Exercise objective. Starting at the line that contains "The polygon with", transcribe every remaining line of the entries exactly, including the last one.

=== Section Start ===

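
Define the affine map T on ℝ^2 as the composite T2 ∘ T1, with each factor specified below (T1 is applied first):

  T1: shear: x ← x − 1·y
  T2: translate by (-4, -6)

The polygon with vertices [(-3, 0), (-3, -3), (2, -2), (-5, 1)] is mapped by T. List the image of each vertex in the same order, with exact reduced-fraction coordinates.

T1 shear: x ← x − 1·y: (-3, 0) → (-3, 0); (-3, -3) → (0, -3); (2, -2) → (4, -2); (-5, 1) → (-6, 1)
T2 translate by (-4, -6): (-3, 0) → (-7, -6); (0, -3) → (-4, -9); (4, -2) → (0, -8); (-6, 1) → (-10, -5)

image vertices: (-7, -6), (-4, -9), (0, -8), (-10, -5)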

=== Section End ===

Exercise response.
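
The polygon with vertices [(-3, 0), (-3, -3), (2, -2), (-5, 1)] is mapped by T. List the image of each vertex in the same order, with exact reduced-fraction coordinates.

T1 shear: x ← x − 1·y: (-3, 0) → (-3, 0); (-3, -3) → (0, -3); (2, -2) → (4, -2); (-5, 1) → (-6, 1)
T2 translate by (-4, -6): (-3, 0) → (-7, -6); (0, -3) → (-4, -9); (4, -2) → (0, -8); (-6, 1) → (-10, -5)

image vertices: (-7, -6), (-4, -9), (0, -8), (-10, -5)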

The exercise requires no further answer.